***** RECORDS FOR THIS EXERCISE

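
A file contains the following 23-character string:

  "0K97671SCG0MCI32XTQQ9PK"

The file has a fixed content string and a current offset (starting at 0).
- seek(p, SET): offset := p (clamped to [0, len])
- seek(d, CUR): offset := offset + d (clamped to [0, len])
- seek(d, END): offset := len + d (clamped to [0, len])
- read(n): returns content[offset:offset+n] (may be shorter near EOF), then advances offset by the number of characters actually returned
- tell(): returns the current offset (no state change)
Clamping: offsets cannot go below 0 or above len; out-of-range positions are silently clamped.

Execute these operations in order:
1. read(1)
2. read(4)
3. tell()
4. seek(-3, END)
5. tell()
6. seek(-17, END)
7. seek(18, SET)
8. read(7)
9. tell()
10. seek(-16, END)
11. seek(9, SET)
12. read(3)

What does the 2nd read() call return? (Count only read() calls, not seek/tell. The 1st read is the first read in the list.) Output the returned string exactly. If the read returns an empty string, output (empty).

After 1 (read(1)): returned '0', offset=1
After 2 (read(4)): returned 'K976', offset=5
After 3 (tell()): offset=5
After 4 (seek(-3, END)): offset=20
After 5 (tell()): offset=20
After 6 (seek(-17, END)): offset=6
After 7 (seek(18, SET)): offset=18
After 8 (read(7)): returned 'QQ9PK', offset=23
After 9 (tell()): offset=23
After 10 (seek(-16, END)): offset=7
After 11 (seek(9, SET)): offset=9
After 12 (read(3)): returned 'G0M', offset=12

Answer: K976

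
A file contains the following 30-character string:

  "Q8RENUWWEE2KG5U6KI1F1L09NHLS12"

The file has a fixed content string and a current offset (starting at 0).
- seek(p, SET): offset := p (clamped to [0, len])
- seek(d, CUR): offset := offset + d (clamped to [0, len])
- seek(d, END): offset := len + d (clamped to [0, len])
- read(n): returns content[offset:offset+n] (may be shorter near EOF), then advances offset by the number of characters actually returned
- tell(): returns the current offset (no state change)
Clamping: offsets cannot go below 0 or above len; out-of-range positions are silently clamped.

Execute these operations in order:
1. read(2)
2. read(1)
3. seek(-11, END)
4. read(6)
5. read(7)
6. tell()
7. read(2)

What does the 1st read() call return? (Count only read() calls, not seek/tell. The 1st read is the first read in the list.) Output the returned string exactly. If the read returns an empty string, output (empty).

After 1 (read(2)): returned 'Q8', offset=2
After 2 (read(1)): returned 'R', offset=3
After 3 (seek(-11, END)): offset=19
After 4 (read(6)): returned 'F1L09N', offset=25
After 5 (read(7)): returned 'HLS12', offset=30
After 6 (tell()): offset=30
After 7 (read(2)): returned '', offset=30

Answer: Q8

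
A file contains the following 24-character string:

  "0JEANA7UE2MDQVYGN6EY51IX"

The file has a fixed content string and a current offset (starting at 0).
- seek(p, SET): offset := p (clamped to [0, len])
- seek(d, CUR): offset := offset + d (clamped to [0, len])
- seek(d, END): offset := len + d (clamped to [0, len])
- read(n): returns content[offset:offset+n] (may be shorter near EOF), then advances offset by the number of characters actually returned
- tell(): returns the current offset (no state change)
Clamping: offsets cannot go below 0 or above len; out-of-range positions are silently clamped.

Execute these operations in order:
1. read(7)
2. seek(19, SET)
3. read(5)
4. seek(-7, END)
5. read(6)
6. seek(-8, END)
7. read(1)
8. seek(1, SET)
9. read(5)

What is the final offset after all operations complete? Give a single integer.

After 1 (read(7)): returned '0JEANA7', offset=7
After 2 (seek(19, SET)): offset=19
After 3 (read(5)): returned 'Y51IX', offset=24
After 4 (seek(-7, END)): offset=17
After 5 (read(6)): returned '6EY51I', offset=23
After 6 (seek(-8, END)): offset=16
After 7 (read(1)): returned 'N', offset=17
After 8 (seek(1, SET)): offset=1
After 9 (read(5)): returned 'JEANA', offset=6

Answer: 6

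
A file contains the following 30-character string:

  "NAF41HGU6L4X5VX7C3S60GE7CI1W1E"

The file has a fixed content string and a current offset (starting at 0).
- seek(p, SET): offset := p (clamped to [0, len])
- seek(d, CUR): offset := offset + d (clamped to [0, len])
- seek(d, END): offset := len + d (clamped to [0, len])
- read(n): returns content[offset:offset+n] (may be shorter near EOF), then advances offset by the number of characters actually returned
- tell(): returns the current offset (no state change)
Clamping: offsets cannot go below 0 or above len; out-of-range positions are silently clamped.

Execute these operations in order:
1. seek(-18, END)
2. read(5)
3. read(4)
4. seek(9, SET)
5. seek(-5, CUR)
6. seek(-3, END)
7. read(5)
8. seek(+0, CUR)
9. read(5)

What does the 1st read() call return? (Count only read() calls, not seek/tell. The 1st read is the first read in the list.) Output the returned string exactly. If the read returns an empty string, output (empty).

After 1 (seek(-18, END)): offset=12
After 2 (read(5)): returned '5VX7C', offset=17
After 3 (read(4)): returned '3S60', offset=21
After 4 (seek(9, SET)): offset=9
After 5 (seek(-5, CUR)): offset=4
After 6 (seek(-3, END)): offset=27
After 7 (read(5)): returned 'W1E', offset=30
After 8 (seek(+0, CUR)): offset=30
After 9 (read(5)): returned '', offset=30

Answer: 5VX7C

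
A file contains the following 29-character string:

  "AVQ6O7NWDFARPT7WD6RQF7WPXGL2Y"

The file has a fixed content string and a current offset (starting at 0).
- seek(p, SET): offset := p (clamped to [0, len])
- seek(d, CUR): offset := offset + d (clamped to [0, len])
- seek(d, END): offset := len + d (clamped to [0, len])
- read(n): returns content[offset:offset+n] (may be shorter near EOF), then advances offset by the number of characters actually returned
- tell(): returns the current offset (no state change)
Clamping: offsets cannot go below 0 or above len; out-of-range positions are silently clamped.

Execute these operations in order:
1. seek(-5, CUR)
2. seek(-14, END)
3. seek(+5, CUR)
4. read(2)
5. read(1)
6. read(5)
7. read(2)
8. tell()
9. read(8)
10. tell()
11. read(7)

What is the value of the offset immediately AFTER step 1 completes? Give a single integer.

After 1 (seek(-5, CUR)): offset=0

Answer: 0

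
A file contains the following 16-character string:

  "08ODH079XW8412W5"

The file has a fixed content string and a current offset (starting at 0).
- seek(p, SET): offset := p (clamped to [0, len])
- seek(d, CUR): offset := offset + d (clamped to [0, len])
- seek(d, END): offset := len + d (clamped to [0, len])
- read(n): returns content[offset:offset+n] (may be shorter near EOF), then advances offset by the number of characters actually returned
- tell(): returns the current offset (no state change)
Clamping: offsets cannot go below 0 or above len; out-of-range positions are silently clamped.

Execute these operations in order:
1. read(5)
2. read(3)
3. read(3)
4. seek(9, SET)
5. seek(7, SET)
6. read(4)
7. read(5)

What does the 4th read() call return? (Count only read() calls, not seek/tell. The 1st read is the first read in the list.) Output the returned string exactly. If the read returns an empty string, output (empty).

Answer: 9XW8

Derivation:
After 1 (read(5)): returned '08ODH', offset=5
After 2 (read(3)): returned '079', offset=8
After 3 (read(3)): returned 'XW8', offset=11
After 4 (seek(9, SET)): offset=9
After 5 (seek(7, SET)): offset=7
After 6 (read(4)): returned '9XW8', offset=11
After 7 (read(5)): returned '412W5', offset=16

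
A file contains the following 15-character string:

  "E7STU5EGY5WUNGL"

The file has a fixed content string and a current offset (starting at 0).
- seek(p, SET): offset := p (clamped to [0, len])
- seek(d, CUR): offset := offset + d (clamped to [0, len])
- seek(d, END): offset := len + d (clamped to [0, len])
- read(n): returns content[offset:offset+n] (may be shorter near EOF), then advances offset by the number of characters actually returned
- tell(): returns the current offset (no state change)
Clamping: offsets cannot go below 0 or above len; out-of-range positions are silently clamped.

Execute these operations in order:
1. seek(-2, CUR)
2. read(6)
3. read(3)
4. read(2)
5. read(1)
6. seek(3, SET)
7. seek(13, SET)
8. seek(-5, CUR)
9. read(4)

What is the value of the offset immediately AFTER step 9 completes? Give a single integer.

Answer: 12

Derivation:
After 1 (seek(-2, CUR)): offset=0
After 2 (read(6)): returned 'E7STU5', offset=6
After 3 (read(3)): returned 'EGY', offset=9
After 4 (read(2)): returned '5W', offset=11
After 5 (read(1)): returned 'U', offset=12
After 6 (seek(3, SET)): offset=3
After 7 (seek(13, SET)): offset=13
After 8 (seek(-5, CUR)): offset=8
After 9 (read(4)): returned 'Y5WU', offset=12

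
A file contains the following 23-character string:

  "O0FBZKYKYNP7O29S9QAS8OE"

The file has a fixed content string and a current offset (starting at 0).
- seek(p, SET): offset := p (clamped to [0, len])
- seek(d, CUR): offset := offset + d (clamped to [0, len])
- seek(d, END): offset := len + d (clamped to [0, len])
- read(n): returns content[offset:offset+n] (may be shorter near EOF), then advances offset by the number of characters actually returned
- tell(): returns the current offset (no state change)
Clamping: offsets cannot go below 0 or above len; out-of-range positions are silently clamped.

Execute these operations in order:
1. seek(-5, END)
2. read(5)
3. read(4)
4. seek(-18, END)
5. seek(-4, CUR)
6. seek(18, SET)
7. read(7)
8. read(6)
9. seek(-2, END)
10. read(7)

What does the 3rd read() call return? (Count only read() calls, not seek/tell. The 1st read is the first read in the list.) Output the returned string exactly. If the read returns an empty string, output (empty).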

**********

→ THE PROBLEM
Using the records above, report the number of lines that include the string "contains", with nothing added.

→ RESULT FOR THIS EXERCISE
8